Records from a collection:
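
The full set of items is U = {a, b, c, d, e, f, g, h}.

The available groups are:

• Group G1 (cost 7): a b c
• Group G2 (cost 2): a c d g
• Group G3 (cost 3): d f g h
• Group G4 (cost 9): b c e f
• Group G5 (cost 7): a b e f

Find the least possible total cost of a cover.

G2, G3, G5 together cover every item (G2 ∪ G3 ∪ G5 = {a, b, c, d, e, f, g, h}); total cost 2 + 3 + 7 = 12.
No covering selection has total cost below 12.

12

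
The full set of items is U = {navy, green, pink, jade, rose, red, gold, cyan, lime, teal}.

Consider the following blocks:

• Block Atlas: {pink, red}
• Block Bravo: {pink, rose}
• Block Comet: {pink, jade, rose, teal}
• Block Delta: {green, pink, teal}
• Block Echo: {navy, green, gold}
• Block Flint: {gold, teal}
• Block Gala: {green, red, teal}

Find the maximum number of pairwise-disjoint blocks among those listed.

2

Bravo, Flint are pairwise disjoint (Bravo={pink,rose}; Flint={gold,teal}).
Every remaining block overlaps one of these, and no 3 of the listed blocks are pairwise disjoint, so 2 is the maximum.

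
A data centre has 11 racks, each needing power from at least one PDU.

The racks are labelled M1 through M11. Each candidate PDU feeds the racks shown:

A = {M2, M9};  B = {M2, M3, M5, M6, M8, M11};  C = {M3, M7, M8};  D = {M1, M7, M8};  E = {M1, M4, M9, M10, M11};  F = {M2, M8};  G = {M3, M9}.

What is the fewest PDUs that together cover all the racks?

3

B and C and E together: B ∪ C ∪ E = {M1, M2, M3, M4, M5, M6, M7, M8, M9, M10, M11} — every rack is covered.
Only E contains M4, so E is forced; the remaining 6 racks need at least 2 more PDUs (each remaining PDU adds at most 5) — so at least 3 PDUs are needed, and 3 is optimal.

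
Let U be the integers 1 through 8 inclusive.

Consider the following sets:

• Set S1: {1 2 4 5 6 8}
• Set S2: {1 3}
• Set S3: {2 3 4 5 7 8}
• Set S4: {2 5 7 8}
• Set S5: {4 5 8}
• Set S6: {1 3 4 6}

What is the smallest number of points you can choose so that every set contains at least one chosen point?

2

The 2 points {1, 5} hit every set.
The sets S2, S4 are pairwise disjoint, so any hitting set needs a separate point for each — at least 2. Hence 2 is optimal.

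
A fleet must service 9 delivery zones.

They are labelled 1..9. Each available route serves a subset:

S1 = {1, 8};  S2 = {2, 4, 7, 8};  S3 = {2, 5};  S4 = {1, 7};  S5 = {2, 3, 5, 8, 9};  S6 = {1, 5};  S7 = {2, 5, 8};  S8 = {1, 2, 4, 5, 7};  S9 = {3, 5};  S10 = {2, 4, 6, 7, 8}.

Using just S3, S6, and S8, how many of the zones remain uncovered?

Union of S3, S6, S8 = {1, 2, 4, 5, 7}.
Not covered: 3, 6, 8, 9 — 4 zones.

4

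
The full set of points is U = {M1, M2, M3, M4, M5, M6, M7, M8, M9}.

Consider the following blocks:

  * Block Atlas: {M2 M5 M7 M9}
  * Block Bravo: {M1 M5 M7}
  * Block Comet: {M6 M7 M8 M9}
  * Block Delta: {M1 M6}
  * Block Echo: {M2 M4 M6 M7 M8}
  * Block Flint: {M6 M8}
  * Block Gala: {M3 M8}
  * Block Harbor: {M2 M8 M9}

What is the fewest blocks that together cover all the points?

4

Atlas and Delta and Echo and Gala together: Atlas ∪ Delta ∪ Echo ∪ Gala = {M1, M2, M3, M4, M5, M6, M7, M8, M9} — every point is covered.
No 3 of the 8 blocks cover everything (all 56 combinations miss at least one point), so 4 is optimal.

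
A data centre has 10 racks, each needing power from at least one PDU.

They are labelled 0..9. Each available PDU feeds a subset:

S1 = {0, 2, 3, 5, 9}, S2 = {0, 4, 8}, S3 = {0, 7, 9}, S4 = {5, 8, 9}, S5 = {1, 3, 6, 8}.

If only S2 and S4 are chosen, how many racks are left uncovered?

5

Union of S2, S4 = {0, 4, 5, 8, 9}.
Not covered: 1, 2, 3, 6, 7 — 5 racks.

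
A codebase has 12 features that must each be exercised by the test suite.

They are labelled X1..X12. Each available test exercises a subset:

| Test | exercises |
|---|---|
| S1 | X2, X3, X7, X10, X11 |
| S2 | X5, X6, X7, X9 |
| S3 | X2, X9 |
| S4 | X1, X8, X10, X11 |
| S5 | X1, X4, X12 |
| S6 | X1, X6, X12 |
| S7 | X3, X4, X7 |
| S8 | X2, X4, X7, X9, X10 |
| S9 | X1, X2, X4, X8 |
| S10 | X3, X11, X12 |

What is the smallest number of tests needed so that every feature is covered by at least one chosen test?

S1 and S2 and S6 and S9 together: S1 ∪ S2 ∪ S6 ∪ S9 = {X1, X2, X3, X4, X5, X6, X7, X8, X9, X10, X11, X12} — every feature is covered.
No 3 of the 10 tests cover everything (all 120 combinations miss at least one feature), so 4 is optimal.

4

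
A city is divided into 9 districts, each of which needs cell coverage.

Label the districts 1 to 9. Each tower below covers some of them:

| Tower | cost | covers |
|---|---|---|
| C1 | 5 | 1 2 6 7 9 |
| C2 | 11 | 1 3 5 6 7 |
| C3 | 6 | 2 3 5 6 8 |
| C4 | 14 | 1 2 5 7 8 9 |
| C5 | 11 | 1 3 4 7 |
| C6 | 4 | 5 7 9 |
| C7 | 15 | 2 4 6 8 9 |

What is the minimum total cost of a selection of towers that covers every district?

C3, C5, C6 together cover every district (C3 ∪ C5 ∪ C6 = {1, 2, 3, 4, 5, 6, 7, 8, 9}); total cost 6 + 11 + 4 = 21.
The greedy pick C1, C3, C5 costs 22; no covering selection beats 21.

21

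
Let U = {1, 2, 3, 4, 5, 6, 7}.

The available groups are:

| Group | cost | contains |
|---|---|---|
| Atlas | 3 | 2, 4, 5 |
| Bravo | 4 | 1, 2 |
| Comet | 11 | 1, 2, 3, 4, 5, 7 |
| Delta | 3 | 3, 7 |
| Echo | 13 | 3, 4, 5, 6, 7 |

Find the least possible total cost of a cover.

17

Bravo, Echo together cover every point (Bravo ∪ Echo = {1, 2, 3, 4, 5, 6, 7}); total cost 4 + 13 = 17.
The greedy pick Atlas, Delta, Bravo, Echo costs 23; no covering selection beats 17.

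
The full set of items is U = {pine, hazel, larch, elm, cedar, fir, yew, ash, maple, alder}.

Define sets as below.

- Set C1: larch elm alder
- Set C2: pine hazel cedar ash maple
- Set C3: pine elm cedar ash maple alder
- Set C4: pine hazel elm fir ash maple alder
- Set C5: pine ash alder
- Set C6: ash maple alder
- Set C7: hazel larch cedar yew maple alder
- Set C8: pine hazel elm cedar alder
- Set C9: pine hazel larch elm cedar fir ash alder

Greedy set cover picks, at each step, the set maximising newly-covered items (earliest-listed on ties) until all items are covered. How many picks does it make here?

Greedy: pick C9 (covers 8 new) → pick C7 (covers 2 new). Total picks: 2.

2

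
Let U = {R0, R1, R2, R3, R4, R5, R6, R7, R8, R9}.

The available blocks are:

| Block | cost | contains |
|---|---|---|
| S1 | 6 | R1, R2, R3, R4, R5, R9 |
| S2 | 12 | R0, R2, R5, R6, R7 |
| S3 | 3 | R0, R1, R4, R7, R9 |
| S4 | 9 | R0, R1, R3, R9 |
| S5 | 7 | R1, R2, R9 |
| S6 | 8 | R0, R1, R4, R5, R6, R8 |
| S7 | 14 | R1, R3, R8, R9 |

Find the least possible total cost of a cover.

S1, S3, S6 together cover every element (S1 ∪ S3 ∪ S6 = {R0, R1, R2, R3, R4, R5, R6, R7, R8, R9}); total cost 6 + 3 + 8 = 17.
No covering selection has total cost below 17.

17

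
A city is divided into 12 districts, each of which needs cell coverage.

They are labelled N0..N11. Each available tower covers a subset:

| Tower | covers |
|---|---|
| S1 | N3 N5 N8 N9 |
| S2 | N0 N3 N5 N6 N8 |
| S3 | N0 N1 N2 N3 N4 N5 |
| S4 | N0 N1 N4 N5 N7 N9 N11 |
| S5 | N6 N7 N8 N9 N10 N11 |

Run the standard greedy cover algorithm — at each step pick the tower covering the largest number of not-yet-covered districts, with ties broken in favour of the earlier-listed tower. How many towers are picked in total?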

▶ Required action: Write out exactly the lines above between the line with "X1, X4, X12 |" and the line with "X3, X11, X12 |", inclusive, and nothing beyond them.

▶ Written reply:
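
| S5 | X1, X4, X12 |
| S6 | X1, X6, X12 |
| S7 | X3, X4, X7 |
| S8 | X2, X4, X7, X9, X10 |
| S9 | X1, X2, X4, X8 |
| S10 | X3, X11, X12 |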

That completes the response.